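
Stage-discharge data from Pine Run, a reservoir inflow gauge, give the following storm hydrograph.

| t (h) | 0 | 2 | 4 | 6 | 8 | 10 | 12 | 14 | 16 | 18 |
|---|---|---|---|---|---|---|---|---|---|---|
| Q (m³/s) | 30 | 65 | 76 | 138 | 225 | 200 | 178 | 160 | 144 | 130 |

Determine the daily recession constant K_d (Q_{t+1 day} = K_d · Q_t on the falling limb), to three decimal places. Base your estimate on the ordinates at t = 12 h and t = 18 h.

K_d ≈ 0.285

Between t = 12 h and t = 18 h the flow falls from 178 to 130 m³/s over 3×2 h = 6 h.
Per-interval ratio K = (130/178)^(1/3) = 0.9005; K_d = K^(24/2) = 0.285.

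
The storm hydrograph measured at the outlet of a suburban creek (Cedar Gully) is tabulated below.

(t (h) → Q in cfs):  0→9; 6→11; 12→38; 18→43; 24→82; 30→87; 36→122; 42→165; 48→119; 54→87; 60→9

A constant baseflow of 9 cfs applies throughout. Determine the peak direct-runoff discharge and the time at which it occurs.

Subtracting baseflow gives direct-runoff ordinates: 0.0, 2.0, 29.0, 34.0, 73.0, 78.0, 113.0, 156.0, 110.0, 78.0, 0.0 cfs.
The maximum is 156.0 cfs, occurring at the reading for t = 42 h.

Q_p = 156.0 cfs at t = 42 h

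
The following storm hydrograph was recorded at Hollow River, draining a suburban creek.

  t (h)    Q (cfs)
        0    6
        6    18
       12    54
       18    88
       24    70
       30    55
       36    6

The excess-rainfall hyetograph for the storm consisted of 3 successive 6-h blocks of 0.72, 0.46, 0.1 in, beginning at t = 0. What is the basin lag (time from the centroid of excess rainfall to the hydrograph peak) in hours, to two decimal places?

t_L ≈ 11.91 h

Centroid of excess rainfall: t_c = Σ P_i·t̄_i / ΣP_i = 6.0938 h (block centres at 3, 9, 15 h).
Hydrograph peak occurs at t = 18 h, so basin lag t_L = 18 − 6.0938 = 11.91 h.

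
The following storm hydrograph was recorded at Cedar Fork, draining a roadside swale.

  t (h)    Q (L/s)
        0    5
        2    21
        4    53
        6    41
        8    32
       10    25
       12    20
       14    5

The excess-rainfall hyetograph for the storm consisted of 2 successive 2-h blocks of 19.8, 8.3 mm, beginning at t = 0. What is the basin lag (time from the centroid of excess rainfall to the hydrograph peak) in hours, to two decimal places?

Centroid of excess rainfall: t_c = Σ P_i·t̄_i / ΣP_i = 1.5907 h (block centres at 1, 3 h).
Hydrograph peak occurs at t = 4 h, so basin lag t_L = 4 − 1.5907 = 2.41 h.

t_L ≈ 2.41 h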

------

▶ TO DO
Write down all of the records again, word for word.

▶ WRITTEN SOLUTION
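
Stage-discharge data from Pine Run, a reservoir inflow gauge, give the following storm hydrograph.

| t (h) | 0 | 2 | 4 | 6 | 8 | 10 | 12 | 14 | 16 | 18 |
|---|---|---|---|---|---|---|---|---|---|---|
| Q (m³/s) | 30 | 65 | 76 | 138 | 225 | 200 | 178 | 160 | 144 | 130 |

Determine the daily recession constant K_d (Q_{t+1 day} = K_d · Q_t on the falling limb), to three decimal places. Base your estimate on the ordinates at t = 12 h and t = 18 h.

K_d ≈ 0.285

Between t = 12 h and t = 18 h the flow falls from 178 to 130 m³/s over 3×2 h = 6 h.
Per-interval ratio K = (130/178)^(1/3) = 0.9005; K_d = K^(24/2) = 0.285.

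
The storm hydrograph measured at the outlet of a suburban creek (Cedar Gully) is tabulated below.

(t (h) → Q in cfs):  0→9; 6→11; 12→38; 18→43; 24→82; 30→87; 36→122; 42→165; 48→119; 54→87; 60→9

A constant baseflow of 9 cfs applies throughout. Determine the peak direct-runoff discharge and the time at which it occurs.

Subtracting baseflow gives direct-runoff ordinates: 0.0, 2.0, 29.0, 34.0, 73.0, 78.0, 113.0, 156.0, 110.0, 78.0, 0.0 cfs.
The maximum is 156.0 cfs, occurring at the reading for t = 42 h.

Q_p = 156.0 cfs at t = 42 h

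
The following storm hydrograph was recorded at Hollow River, draining a suburban creek.

  t (h)    Q (cfs)
        0    6
        6    18
       12    54
       18    88
       24    70
       30    55
       36    6

The excess-rainfall hyetograph for the storm consisted of 3 successive 6-h blocks of 0.72, 0.46, 0.1 in, beginning at t = 0. What is the basin lag (time from the centroid of excess rainfall to the hydrograph peak) in hours, to two decimal places?

t_L ≈ 11.91 h

Centroid of excess rainfall: t_c = Σ P_i·t̄_i / ΣP_i = 6.0938 h (block centres at 3, 9, 15 h).
Hydrograph peak occurs at t = 18 h, so basin lag t_L = 18 − 6.0938 = 11.91 h.

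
The following storm hydrograph was recorded at Cedar Fork, draining a roadside swale.

  t (h)    Q (L/s)
        0    5
        2    21
        4    53
        6    41
        8    32
       10    25
       12    20
       14    5

The excess-rainfall hyetograph for the storm consisted of 2 successive 2-h blocks of 19.8, 8.3 mm, beginning at t = 0. What is the basin lag (time from the centroid of excess rainfall to the hydrograph peak) in hours, to two decimal places?

Centroid of excess rainfall: t_c = Σ P_i·t̄_i / ΣP_i = 1.5907 h (block centres at 1, 3 h).
Hydrograph peak occurs at t = 4 h, so basin lag t_L = 4 − 1.5907 = 2.41 h.

t_L ≈ 2.41 h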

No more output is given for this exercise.